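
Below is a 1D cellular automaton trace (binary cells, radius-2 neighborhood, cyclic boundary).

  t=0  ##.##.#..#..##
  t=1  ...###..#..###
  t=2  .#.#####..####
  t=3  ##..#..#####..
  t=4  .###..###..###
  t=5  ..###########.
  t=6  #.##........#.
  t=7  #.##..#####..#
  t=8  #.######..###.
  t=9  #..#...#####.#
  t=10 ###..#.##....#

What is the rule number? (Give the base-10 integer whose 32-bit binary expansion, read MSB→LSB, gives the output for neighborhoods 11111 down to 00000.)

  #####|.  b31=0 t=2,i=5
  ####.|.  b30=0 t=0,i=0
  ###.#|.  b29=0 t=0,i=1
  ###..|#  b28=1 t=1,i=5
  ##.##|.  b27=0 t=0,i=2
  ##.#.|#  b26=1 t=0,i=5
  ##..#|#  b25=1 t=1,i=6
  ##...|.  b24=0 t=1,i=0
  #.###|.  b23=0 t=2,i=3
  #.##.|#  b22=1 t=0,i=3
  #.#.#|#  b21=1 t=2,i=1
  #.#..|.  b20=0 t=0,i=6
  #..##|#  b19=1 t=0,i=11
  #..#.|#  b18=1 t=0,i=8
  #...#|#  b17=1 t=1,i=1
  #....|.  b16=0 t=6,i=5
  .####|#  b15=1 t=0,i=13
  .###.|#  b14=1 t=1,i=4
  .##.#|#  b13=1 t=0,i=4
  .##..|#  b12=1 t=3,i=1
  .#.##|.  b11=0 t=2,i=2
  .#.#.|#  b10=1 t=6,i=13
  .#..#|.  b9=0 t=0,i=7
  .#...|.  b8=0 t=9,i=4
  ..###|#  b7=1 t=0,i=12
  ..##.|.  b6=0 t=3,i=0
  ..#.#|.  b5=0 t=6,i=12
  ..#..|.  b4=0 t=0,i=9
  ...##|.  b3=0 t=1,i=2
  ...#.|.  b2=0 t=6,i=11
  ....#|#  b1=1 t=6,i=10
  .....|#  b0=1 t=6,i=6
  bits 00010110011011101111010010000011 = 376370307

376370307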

◇ ◇ ◇ ◇

(Exercise brief)
Print out the whole listing, with every line exactly as it appears.

(Reply to the task)
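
Below is a 1D cellular automaton trace (binary cells, radius-2 neighborhood, cyclic boundary).

  t=0  ##.##.#..#..##
  t=1  ...###..#..###
  t=2  .#.#####..####
  t=3  ##..#..#####..
  t=4  .###..###..###
  t=5  ..###########.
  t=6  #.##........#.
  t=7  #.##..#####..#
  t=8  #.######..###.
  t=9  #..#...#####.#
  t=10 ###..#.##....#

What is the rule number? (Give the base-10 integer whose 32-bit binary expansion, read MSB→LSB, gives the output for neighborhoods 11111 down to 00000.)

  #####|.  b31=0 t=2,i=5
  ####.|.  b30=0 t=0,i=0
  ###.#|.  b29=0 t=0,i=1
  ###..|#  b28=1 t=1,i=5
  ##.##|.  b27=0 t=0,i=2
  ##.#.|#  b26=1 t=0,i=5
  ##..#|#  b25=1 t=1,i=6
  ##...|.  b24=0 t=1,i=0
  #.###|.  b23=0 t=2,i=3
  #.##.|#  b22=1 t=0,i=3
  #.#.#|#  b21=1 t=2,i=1
  #.#..|.  b20=0 t=0,i=6
  #..##|#  b19=1 t=0,i=11
  #..#.|#  b18=1 t=0,i=8
  #...#|#  b17=1 t=1,i=1
  #....|.  b16=0 t=6,i=5
  .####|#  b15=1 t=0,i=13
  .###.|#  b14=1 t=1,i=4
  .##.#|#  b13=1 t=0,i=4
  .##..|#  b12=1 t=3,i=1
  .#.##|.  b11=0 t=2,i=2
  .#.#.|#  b10=1 t=6,i=13
  .#..#|.  b9=0 t=0,i=7
  .#...|.  b8=0 t=9,i=4
  ..###|#  b7=1 t=0,i=12
  ..##.|.  b6=0 t=3,i=0
  ..#.#|.  b5=0 t=6,i=12
  ..#..|.  b4=0 t=0,i=9
  ...##|.  b3=0 t=1,i=2
  ...#.|.  b2=0 t=6,i=11
  ....#|#  b1=1 t=6,i=10
  .....|#  b0=1 t=6,i=6
  bits 00010110011011101111010010000011 = 376370307

376370307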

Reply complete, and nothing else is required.